ASSIGNED TASK :: Which lines in the data contain the word "away"? Please copy each of them.

[Stored items]
━━━
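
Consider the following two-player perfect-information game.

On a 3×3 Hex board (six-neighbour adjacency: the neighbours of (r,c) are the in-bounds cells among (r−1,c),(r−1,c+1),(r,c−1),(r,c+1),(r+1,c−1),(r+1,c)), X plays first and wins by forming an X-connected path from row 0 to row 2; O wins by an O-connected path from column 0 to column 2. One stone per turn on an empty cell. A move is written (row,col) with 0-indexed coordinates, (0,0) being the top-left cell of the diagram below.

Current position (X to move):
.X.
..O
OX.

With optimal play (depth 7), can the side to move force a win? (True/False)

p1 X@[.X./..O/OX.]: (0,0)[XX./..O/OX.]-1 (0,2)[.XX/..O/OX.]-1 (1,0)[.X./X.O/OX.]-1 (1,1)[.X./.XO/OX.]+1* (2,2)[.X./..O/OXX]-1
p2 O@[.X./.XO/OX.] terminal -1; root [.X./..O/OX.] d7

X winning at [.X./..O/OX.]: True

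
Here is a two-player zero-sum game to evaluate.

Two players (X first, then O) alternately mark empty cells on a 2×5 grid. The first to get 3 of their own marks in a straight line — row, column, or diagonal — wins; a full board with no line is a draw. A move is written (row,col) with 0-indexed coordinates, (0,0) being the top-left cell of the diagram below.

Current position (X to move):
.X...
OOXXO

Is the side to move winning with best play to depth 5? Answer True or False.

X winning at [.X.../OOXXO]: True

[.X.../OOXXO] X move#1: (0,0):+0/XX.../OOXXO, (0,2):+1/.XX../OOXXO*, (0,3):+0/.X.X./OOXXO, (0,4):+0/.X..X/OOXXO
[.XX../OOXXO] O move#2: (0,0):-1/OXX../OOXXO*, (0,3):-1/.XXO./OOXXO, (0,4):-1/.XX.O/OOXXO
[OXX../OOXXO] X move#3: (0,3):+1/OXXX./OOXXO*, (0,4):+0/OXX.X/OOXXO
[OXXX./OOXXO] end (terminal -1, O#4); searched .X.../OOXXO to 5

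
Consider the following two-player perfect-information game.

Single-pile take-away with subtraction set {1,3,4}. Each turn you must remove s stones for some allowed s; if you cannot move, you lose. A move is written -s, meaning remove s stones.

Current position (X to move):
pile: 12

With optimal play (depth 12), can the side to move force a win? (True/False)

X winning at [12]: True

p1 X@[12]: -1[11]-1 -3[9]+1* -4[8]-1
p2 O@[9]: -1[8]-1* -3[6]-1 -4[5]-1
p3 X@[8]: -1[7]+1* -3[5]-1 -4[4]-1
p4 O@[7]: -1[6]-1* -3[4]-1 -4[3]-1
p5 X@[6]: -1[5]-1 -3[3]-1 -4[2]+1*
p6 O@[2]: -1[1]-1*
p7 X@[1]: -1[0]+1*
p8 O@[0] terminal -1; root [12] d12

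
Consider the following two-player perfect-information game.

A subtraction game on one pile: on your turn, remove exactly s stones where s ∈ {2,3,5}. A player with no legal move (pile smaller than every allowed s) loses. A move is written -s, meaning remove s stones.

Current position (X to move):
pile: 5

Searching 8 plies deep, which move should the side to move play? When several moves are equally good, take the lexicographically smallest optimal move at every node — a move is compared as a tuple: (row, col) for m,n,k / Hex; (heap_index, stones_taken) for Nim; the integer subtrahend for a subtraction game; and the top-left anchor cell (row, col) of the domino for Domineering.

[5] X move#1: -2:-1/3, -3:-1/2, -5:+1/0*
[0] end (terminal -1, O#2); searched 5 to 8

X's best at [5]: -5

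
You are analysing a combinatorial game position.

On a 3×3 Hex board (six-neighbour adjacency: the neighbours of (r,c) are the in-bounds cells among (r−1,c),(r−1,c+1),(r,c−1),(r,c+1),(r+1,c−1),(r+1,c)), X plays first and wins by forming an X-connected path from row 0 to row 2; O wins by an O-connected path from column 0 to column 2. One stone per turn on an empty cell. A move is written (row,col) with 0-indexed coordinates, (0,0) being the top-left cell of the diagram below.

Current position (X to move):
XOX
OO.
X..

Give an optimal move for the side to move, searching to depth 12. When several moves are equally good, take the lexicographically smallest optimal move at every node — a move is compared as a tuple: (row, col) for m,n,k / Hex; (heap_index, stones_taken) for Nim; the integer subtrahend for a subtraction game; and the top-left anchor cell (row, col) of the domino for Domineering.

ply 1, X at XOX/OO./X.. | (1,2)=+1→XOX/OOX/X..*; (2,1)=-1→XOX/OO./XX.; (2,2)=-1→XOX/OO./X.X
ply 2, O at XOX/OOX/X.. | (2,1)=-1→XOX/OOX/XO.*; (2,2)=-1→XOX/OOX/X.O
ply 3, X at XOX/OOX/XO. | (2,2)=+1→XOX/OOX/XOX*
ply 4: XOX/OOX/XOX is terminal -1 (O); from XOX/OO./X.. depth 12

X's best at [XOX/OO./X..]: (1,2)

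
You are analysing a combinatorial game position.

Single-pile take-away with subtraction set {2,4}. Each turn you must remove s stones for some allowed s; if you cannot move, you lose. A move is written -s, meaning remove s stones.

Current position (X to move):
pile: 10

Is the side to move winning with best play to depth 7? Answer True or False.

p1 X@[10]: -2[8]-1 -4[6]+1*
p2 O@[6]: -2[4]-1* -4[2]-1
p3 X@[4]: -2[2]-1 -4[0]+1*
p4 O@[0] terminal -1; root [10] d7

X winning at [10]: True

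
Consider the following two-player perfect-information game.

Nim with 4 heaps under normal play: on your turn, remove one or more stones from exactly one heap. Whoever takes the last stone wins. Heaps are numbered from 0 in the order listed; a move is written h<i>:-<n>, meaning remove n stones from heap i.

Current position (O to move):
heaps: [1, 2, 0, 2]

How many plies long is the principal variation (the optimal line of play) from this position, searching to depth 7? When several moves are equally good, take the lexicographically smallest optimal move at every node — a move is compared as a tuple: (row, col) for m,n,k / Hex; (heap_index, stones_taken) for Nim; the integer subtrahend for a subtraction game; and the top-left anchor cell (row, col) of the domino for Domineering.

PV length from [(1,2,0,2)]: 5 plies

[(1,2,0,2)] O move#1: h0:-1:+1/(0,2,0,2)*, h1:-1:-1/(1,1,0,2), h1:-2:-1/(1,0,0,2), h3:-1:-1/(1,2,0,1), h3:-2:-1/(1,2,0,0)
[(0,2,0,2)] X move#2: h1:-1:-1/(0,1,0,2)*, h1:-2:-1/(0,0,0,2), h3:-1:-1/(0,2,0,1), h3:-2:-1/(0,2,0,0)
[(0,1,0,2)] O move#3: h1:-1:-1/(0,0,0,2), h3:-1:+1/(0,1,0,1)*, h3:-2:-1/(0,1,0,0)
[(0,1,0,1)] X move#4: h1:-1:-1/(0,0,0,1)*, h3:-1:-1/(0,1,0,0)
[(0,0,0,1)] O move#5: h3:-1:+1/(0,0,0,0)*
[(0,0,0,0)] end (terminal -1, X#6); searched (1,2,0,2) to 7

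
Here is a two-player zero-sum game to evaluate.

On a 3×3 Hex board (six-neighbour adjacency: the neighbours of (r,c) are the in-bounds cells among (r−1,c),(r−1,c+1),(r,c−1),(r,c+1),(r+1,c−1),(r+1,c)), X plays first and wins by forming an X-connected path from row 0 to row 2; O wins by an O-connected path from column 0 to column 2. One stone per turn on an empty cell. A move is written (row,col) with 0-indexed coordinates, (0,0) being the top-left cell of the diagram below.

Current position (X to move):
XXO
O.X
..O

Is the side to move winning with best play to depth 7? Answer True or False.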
━━━
EXPECTED OUTPUT ::
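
Single-pile take-away with subtraction set {1,3,4}. Each turn you must remove s stones for some allowed s; if you cannot move, you lose. A move is written -s, meaning remove s stones.
Single-pile take-away with subtraction set {2,4}. Each turn you must remove s stones for some allowed s; if you cannot move, you lose. A move is written -s, meaning remove s stones.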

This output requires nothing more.